- [What this task involves]: Return every line below in which "Kutta" appears.

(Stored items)
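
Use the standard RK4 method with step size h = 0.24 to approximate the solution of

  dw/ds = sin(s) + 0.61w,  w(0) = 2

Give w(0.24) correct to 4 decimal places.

2.3454

RK4: k1 = f(s_n, w_n); k2 = f(s_n + h/2, w_n + (h/2)·k1); k3 = f(s_n + h/2, w_n + (h/2)·k2); k4 = f(s_n + h, w_n + h·k3); w_{n+1} = w_n + (h/6)·(k1 + 2k2 + 2k3 + k4).
s=0.000000, w=2.000000:
  k1 = f(0.000000, 2.000000) = 1.220000
  k2 = f(0.120000, 2.146400) = 1.429016
  k3 = f(0.120000, 2.171482) = 1.444316
  k4 = f(0.240000, 2.346636) = 1.669151
  w ← 2.000000 + (0.24/6)·(k1 + 2k2 + 2k3 + k4) = 2.345433
w(0.24) ≈ 2.3454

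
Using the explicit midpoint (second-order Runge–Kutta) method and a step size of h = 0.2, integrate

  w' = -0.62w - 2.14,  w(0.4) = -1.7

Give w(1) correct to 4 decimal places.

-2.2429

Midpoint: k1 = f(s_n, w_n); k2 = f(s_n + h/2, w_n + (h/2)·k1); w_{n+1} = w_n + h·k2.
s=0.400000, w=-1.700000:
  k1 = f(0.400000, -1.700000) = -1.086000
  k2 = f(0.500000, -1.808600) = -1.018668
  w ← -1.700000 + 0.2·(-1.018668) = -1.903734
s=0.600000, w=-1.903734:
  k1 = f(0.600000, -1.903734) = -0.959685
  k2 = f(0.700000, -1.999702) = -0.900185
  w ← -1.903734 + 0.2·(-0.900185) = -2.083771
s=0.800000, w=-2.083771:
  k1 = f(0.800000, -2.083771) = -0.848062
  k2 = f(0.900000, -2.168577) = -0.795482
  w ← -2.083771 + 0.2·(-0.795482) = -2.242867
w(1) ≈ -2.2429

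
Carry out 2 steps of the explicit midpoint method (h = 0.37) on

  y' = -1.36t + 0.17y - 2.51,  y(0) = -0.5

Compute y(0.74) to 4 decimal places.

Midpoint: k1 = f(t_n, y_n); k2 = f(t_n + h/2, y_n + (h/2)·k1); y_{n+1} = y_n + h·k2.
t=0.000000, y=-0.500000:
  k1 = f(0.000000, -0.500000) = -2.595000
  k2 = f(0.185000, -0.980075) = -2.928213
  y ← -0.500000 + 0.37·(-2.928213) = -1.583439
t=0.370000, y=-1.583439:
  k1 = f(0.370000, -1.583439) = -3.282385
  k2 = f(0.555000, -2.190680) = -3.637216
  y ← -1.583439 + 0.37·(-3.637216) = -2.929208
y(0.74) ≈ -2.9292

-2.9292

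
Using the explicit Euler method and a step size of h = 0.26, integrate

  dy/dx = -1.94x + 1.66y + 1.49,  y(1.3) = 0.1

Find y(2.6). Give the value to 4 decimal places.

-4.5255

Euler: y_{n+1} = y_n + h·f(x_n, y_n).
x=1.300000, y=0.100000: f=-0.866000 → y ← 0.100000 + 0.26·(-0.866000) = -0.125160
x=1.560000, y=-0.125160: f=-1.744166 → y ← -0.125160 + 0.26·(-1.744166) = -0.578643
x=1.820000, y=-0.578643: f=-3.001347 → y ← -0.578643 + 0.26·(-3.001347) = -1.358993
x=2.080000, y=-1.358993: f=-4.801129 → y ← -1.358993 + 0.26·(-4.801129) = -2.607287
x=2.340000, y=-2.607287: f=-7.377696 → y ← -2.607287 + 0.26·(-7.377696) = -4.525488
y(2.6) ≈ -4.5255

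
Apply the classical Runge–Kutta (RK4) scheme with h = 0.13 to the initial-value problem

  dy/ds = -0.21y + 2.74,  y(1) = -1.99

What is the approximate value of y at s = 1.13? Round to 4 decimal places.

RK4: k1 = f(s_n, y_n); k2 = f(s_n + h/2, y_n + (h/2)·k1); k3 = f(s_n + h/2, y_n + (h/2)·k2); k4 = f(s_n + h, y_n + h·k3); y_{n+1} = y_n + (h/6)·(k1 + 2k2 + 2k3 + k4).
s=1.000000, y=-1.990000:
  k1 = f(1.000000, -1.990000) = 3.157900
  k2 = f(1.065000, -1.784736) = 3.114795
  k3 = f(1.065000, -1.787538) = 3.115383
  k4 = f(1.130000, -1.585000) = 3.072850
  y ← -1.990000 + (0.13/6)·(k1 + 2k2 + 2k3 + k4) = -1.585026
y(1.13) ≈ -1.5850

-1.5850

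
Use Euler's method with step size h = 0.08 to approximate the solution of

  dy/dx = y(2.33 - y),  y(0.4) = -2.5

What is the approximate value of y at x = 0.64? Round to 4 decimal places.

Euler: y_{n+1} = y_n + h·f(x_n, y_n).
x=0.400000, y=-2.500000: f=-12.075000 → y ← -2.500000 + 0.08·(-12.075000) = -3.466000
x=0.480000, y=-3.466000: f=-20.088936 → y ← -3.466000 + 0.08·(-20.088936) = -5.073115
x=0.560000, y=-5.073115: f=-37.556852 → y ← -5.073115 + 0.08·(-37.556852) = -8.077663
y(0.64) ≈ -8.0777

-8.0777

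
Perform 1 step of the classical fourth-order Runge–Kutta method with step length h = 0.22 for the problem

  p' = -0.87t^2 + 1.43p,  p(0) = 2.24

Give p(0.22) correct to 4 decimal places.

3.0647

RK4: k1 = f(t_n, p_n); k2 = f(t_n + h/2, p_n + (h/2)·k1); k3 = f(t_n + h/2, p_n + (h/2)·k2); k4 = f(t_n + h, p_n + h·k3); p_{n+1} = p_n + (h/6)·(k1 + 2k2 + 2k3 + k4).
t=0.000000, p=2.240000:
  k1 = f(0.000000, 2.240000) = 3.203200
  k2 = f(0.110000, 2.592352) = 3.696536
  k3 = f(0.110000, 2.646619) = 3.774138
  k4 = f(0.220000, 3.070310) = 4.348436
  p ← 2.240000 + (0.22/6)·(k1 + 2k2 + 2k3 + k4) = 3.064743
p(0.22) ≈ 3.0647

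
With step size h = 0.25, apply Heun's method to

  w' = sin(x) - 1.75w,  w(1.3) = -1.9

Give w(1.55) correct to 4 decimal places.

Heun: k1 = f(x_n, w_n); k2 = f(x_n + h, w_n + h·k1); w_{n+1} = w_n + (h/2)·(k1 + k2).
x=1.300000, w=-1.900000:
  k1 = f(1.300000, -1.900000) = 4.288558
  k2 = f(1.550000, -0.827860) = 2.448540
  w ← -1.900000 + (0.25/2)·(4.288558 + 2.448540) = -1.057863
w(1.55) ≈ -1.0579

-1.0579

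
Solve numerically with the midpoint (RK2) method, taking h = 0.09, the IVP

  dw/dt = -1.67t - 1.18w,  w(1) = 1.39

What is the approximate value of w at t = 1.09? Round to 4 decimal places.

1.1011

Midpoint: k1 = f(t_n, w_n); k2 = f(t_n + h/2, w_n + (h/2)·k1); w_{n+1} = w_n + h·k2.
t=1.000000, w=1.390000:
  k1 = f(1.000000, 1.390000) = -3.310200
  k2 = f(1.045000, 1.241041) = -3.209578
  w ← 1.390000 + 0.09·(-3.209578) = 1.101138
w(1.09) ≈ 1.1011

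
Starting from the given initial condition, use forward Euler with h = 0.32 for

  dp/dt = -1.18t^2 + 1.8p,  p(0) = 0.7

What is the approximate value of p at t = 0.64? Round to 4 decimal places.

1.7000

Euler: p_{n+1} = p_n + h·f(t_n, p_n).
t=0.000000, p=0.700000: f=1.260000 → p ← 0.700000 + 0.32·1.260000 = 1.103200
t=0.320000, p=1.103200: f=1.864928 → p ← 1.103200 + 0.32·1.864928 = 1.699977
p(0.64) ≈ 1.7000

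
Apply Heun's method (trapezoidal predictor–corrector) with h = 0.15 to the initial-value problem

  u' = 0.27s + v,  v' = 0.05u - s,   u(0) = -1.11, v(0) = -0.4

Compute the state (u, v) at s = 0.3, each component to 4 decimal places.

-1.2238, -0.4625

Heun on (u,v): k1 = f(s_n, state_n); k2 = f(s_n + h, state_n + h·k1); state_{n+1} = state_n + (h/2)·(k1 + k2).
0.000000: (-1.110000, -0.400000)
  k1 = (-0.400000, -0.055500)
  predictor → (-1.170000, -0.408325)
  k2 = (-0.367825, -0.208500)
  → (-1.167587, -0.419800)
0.150000: (-1.167587, -0.419800)
  k1 = (-0.379300, -0.208379)
  predictor → (-1.224482, -0.451057)
  k2 = (-0.370057, -0.361224)
  → (-1.223789, -0.462520)
(u(0.3), v(0.3)) ≈ (-1.2238, -0.4625)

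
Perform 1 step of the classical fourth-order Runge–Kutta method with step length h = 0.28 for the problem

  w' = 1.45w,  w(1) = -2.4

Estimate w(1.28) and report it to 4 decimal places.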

- [Exercise result]:
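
Using the explicit midpoint (second-order Runge–Kutta) method and a step size of h = 0.2, integrate
Apply the classical Runge–Kutta (RK4) scheme with h = 0.13 to the initial-value problem
Perform 1 step of the classical fourth-order Runge–Kutta method with step length h = 0.22 for the problem
Perform 1 step of the classical fourth-order Runge–Kutta method with step length h = 0.28 for the problem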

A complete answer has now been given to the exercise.